#### Your goal:
Copy every line from the one containing "An n-channel MOSFET has" through the last line of the records below, both included, and nothing else.

#### Source material:
※
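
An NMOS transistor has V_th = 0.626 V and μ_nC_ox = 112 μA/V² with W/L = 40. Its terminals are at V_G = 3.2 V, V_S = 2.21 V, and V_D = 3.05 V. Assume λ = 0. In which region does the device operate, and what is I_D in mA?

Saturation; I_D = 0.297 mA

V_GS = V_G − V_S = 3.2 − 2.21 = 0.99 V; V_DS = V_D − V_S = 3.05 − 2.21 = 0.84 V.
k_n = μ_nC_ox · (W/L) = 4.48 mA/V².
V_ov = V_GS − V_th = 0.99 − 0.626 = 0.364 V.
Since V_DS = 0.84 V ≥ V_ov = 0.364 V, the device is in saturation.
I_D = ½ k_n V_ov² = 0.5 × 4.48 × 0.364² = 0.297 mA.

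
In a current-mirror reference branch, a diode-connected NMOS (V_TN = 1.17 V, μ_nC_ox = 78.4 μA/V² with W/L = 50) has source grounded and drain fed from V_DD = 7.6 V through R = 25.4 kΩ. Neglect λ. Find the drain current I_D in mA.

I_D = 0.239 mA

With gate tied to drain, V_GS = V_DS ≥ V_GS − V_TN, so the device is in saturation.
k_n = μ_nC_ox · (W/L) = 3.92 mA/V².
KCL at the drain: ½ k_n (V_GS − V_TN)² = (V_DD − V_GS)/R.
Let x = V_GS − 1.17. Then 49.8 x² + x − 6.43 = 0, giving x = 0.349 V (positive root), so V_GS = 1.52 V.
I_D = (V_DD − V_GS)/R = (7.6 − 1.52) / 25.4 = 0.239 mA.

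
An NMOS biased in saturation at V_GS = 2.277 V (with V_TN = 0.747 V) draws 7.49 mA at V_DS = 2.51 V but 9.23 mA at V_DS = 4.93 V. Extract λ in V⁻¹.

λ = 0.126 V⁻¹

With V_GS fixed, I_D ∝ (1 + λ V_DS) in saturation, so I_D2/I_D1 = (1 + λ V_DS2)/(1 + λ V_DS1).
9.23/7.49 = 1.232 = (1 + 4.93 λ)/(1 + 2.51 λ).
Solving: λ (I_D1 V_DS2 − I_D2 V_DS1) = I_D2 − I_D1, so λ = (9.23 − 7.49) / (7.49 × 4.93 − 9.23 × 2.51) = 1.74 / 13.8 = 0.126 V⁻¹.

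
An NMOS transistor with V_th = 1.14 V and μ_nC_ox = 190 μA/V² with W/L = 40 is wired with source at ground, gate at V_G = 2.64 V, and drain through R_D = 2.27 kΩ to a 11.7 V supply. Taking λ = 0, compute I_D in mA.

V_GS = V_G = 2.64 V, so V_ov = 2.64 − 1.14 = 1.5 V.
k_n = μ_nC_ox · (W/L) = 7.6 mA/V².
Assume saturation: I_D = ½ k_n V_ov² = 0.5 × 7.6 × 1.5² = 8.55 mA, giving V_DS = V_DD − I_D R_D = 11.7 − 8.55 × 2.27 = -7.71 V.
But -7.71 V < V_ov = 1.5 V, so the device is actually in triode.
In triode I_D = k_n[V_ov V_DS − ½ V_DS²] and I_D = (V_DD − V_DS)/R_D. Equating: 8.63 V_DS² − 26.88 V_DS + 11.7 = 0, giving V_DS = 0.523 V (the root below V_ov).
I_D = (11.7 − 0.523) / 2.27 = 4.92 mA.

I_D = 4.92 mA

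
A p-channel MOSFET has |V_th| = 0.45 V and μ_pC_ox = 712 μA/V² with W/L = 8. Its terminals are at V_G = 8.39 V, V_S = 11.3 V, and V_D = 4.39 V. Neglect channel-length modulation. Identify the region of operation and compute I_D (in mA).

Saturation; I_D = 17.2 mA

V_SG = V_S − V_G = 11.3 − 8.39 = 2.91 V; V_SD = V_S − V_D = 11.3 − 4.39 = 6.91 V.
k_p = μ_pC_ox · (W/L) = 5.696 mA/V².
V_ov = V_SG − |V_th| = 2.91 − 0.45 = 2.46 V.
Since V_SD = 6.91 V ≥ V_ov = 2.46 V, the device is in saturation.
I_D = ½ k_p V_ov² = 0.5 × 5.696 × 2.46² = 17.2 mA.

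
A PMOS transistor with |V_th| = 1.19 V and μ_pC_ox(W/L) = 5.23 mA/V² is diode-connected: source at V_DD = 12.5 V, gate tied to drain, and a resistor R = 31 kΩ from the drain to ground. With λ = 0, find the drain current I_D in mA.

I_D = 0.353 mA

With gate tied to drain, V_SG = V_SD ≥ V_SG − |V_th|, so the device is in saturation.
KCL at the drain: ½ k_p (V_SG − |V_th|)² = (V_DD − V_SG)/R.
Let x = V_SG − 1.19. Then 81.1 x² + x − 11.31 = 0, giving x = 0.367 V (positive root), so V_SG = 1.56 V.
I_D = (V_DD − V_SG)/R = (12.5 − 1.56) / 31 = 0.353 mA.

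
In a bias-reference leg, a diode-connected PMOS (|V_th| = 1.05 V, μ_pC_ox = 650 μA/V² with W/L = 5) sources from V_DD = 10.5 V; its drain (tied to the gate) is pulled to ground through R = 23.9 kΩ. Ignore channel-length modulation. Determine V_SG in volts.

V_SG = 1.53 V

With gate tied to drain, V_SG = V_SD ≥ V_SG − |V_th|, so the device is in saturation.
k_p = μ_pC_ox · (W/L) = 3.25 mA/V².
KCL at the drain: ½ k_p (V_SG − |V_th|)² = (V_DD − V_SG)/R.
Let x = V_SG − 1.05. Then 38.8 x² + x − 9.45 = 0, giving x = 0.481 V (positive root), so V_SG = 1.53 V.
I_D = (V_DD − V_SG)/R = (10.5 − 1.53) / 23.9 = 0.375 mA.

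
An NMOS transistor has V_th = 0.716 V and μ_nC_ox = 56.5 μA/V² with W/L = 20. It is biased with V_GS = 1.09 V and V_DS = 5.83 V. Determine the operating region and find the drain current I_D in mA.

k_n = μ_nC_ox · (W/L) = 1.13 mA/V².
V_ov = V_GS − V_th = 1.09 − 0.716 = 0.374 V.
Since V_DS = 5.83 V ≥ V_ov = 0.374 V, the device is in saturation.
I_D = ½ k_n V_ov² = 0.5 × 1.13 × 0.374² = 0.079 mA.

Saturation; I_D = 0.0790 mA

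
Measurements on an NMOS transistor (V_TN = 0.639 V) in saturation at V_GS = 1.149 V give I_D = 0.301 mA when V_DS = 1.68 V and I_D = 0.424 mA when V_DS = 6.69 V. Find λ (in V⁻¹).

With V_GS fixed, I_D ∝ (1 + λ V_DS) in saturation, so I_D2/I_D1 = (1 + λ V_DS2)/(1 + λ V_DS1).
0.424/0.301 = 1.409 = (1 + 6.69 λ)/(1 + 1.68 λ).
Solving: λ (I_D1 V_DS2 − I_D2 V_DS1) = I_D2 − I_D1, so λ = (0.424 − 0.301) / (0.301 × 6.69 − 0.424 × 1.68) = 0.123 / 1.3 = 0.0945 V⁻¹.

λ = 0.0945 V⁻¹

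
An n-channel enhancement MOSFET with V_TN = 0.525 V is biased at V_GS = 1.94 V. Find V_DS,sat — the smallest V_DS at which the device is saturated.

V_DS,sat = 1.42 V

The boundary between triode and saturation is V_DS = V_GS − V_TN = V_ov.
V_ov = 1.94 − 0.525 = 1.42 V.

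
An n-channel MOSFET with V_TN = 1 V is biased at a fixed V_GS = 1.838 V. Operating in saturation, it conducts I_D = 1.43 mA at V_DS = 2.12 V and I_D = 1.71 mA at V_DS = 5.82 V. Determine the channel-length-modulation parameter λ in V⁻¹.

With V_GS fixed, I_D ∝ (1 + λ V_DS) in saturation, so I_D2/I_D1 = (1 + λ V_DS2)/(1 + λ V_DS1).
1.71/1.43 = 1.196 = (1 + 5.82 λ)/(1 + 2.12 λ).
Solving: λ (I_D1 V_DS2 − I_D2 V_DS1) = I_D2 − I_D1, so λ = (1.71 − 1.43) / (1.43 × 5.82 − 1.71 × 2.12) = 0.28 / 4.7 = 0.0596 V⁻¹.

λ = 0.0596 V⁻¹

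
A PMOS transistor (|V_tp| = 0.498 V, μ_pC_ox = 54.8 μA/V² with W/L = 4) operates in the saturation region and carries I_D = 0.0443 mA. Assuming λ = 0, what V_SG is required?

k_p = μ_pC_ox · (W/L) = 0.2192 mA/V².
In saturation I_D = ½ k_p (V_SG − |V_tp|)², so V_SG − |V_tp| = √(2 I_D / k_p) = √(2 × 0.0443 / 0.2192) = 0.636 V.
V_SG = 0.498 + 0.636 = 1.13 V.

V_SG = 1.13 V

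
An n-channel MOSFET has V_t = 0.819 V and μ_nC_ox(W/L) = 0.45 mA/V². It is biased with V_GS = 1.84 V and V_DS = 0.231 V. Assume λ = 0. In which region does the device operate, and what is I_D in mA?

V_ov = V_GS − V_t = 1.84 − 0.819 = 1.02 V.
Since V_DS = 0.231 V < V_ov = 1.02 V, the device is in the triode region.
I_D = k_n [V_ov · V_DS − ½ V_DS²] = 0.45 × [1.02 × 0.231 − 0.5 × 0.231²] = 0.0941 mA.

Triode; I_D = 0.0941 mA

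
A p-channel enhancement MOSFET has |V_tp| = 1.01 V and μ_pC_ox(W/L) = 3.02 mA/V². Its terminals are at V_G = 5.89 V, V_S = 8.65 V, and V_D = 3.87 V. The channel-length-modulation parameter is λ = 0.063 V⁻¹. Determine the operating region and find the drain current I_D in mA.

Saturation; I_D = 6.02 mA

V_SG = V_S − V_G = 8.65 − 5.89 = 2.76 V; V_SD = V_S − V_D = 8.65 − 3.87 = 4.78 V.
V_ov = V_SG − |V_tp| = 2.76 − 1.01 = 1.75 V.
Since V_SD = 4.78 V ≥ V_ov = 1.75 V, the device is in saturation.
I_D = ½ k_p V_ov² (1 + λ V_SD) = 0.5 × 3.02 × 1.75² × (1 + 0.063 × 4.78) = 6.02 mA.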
※
#### Solved exercise:
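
An n-channel MOSFET has V_t = 0.819 V and μ_nC_ox(W/L) = 0.45 mA/V². It is biased with V_GS = 1.84 V and V_DS = 0.231 V. Assume λ = 0. In which region does the device operate, and what is I_D in mA?

V_ov = V_GS − V_t = 1.84 − 0.819 = 1.02 V.
Since V_DS = 0.231 V < V_ov = 1.02 V, the device is in the triode region.
I_D = k_n [V_ov · V_DS − ½ V_DS²] = 0.45 × [1.02 × 0.231 − 0.5 × 0.231²] = 0.0941 mA.

Triode; I_D = 0.0941 mA

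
A p-channel enhancement MOSFET has |V_tp| = 1.01 V and μ_pC_ox(W/L) = 3.02 mA/V². Its terminals are at V_G = 5.89 V, V_S = 8.65 V, and V_D = 3.87 V. The channel-length-modulation parameter is λ = 0.063 V⁻¹. Determine the operating region and find the drain current I_D in mA.

Saturation; I_D = 6.02 mA

V_SG = V_S − V_G = 8.65 − 5.89 = 2.76 V; V_SD = V_S − V_D = 8.65 − 3.87 = 4.78 V.
V_ov = V_SG − |V_tp| = 2.76 − 1.01 = 1.75 V.
Since V_SD = 4.78 V ≥ V_ov = 1.75 V, the device is in saturation.
I_D = ½ k_p V_ov² (1 + λ V_SD) = 0.5 × 3.02 × 1.75² × (1 + 0.063 × 4.78) = 6.02 mA.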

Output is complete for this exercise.